● ACTION ITEM
All of the data must be returned exactly as given.

[Collected data]
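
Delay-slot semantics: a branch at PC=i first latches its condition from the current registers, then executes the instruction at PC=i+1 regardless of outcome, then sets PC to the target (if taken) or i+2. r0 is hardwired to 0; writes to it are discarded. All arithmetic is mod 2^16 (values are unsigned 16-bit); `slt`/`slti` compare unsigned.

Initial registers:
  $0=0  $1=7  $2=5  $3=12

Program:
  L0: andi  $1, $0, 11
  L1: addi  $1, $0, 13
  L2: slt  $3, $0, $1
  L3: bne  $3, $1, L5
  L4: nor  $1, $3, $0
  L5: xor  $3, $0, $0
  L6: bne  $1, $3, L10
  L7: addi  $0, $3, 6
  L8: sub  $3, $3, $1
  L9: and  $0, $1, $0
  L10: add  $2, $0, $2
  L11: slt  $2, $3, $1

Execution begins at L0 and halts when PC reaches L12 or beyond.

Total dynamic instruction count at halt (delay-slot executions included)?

10

[0] andi  $1, $0, 11  →  {$0:0, $1:0, $2:5, $3:12}
[1] addi  $1, $0, 13  →  {$0:0, $1:13, $2:5, $3:12}
[2] slt  $3, $0, $1  →  {$0:0, $1:13, $2:5, $3:1}
[3] bne  $3, $1, L5  →  {$0:0, $1:13, $2:5, $3:1}  ⟨branch taken⟩
[4] nor  $1, $3, $0  →  {$0:0, $1:65534, $2:5, $3:1}
[5] xor  $3, $0, $0  →  {$0:0, $1:65534, $2:5, $3:0}
[6] bne  $1, $3, L10  →  {$0:0, $1:65534, $2:5, $3:0}  ⟨branch taken⟩
[7] addi  $0, $3, 6  →  {$0:0, $1:65534, $2:5, $3:0}
[10] add  $2, $0, $2  →  {$0:0, $1:65534, $2:5, $3:0}
[11] slt  $2, $3, $1  →  {$0:0, $1:65534, $2:1, $3:0}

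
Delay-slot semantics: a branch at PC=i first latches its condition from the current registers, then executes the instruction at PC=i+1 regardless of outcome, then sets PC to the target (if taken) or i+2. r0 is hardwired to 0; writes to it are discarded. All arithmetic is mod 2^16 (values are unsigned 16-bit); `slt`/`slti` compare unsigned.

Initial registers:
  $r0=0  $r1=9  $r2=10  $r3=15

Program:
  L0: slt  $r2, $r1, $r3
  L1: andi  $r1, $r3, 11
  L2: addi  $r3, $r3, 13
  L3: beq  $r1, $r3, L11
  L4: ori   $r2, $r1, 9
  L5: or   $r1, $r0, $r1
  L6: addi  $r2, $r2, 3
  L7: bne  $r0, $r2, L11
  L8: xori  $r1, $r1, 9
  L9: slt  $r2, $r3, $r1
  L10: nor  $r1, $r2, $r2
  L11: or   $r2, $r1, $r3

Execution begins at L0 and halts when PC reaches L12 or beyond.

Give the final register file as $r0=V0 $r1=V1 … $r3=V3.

$r0=0 $r1=2 $r2=30 $r3=28

PC=0  slt  $r2, $r1, $r3     | $r0=0 $r1=9 $r2=1 $r3=15
PC=1  andi  $r1, $r3, 11     | $r0=0 $r1=11 $r2=1 $r3=15
PC=2  addi  $r3, $r3, 13     | $r0=0 $r1=11 $r2=1 $r3=28
PC=3  beq  $r1, $r3, L11     | $r0=0 $r1=11 $r2=1 $r3=28  [not taken]
PC=4  ori   $r2, $r1, 9      | $r0=0 $r1=11 $r2=11 $r3=28
PC=5  or   $r1, $r0, $r1     | $r0=0 $r1=11 $r2=11 $r3=28
PC=6  addi  $r2, $r2, 3      | $r0=0 $r1=11 $r2=14 $r3=28
PC=7  bne  $r0, $r2, L11     | $r0=0 $r1=11 $r2=14 $r3=28  [TAKEN]
PC=8  xori  $r1, $r1, 9      | $r0=0 $r1=2 $r2=14 $r3=28
PC=11 or   $r2, $r1, $r3     | $r0=0 $r1=2 $r2=30 $r3=28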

● THE ANSWER
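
Delay-slot semantics: a branch at PC=i first latches its condition from the current registers, then executes the instruction at PC=i+1 regardless of outcome, then sets PC to the target (if taken) or i+2. r0 is hardwired to 0; writes to it are discarded. All arithmetic is mod 2^16 (values are unsigned 16-bit); `slt`/`slti` compare unsigned.

Initial registers:
  $0=0  $1=7  $2=5  $3=12

Program:
  L0: andi  $1, $0, 11
  L1: addi  $1, $0, 13
  L2: slt  $3, $0, $1
  L3: bne  $3, $1, L5
  L4: nor  $1, $3, $0
  L5: xor  $3, $0, $0
  L6: bne  $1, $3, L10
  L7: addi  $0, $3, 6
  L8: sub  $3, $3, $1
  L9: and  $0, $1, $0
  L10: add  $2, $0, $2
  L11: slt  $2, $3, $1

Execution begins at L0 and halts when PC reaches L12 or beyond.

Total dynamic instruction count at halt (delay-slot executions included)?

10

[0] andi  $1, $0, 11  →  {$0:0, $1:0, $2:5, $3:12}
[1] addi  $1, $0, 13  →  {$0:0, $1:13, $2:5, $3:12}
[2] slt  $3, $0, $1  →  {$0:0, $1:13, $2:5, $3:1}
[3] bne  $3, $1, L5  →  {$0:0, $1:13, $2:5, $3:1}  ⟨branch taken⟩
[4] nor  $1, $3, $0  →  {$0:0, $1:65534, $2:5, $3:1}
[5] xor  $3, $0, $0  →  {$0:0, $1:65534, $2:5, $3:0}
[6] bne  $1, $3, L10  →  {$0:0, $1:65534, $2:5, $3:0}  ⟨branch taken⟩
[7] addi  $0, $3, 6  →  {$0:0, $1:65534, $2:5, $3:0}
[10] add  $2, $0, $2  →  {$0:0, $1:65534, $2:5, $3:0}
[11] slt  $2, $3, $1  →  {$0:0, $1:65534, $2:1, $3:0}

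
Delay-slot semantics: a branch at PC=i first latches its condition from the current registers, then executes the instruction at PC=i+1 regardless of outcome, then sets PC to the target (if taken) or i+2. r0 is hardwired to 0; writes to it are discarded. All arithmetic is mod 2^16 (values are unsigned 16-bit); `slt`/`slti` compare unsigned.

Initial registers:
  $r0=0  $r1=9  $r2=10  $r3=15

Program:
  L0: slt  $r2, $r1, $r3
  L1: andi  $r1, $r3, 11
  L2: addi  $r3, $r3, 13
  L3: beq  $r1, $r3, L11
  L4: ori   $r2, $r1, 9
  L5: or   $r1, $r0, $r1
  L6: addi  $r2, $r2, 3
  L7: bne  $r0, $r2, L11
  L8: xori  $r1, $r1, 9
  L9: slt  $r2, $r3, $r1
  L10: nor  $r1, $r2, $r2
  L11: or   $r2, $r1, $r3

Execution begins at L0 and halts when PC reaches L12 or beyond.

Give the final register file as $r0=V0 $r1=V1 … $r3=V3.

$r0=0 $r1=2 $r2=30 $r3=28

PC=0  slt  $r2, $r1, $r3     | $r0=0 $r1=9 $r2=1 $r3=15
PC=1  andi  $r1, $r3, 11     | $r0=0 $r1=11 $r2=1 $r3=15
PC=2  addi  $r3, $r3, 13     | $r0=0 $r1=11 $r2=1 $r3=28
PC=3  beq  $r1, $r3, L11     | $r0=0 $r1=11 $r2=1 $r3=28  [not taken]
PC=4  ori   $r2, $r1, 9      | $r0=0 $r1=11 $r2=11 $r3=28
PC=5  or   $r1, $r0, $r1     | $r0=0 $r1=11 $r2=11 $r3=28
PC=6  addi  $r2, $r2, 3      | $r0=0 $r1=11 $r2=14 $r3=28
PC=7  bne  $r0, $r2, L11     | $r0=0 $r1=11 $r2=14 $r3=28  [TAKEN]
PC=8  xori  $r1, $r1, 9      | $r0=0 $r1=2 $r2=14 $r3=28
PC=11 or   $r2, $r1, $r3     | $r0=0 $r1=2 $r2=30 $r3=28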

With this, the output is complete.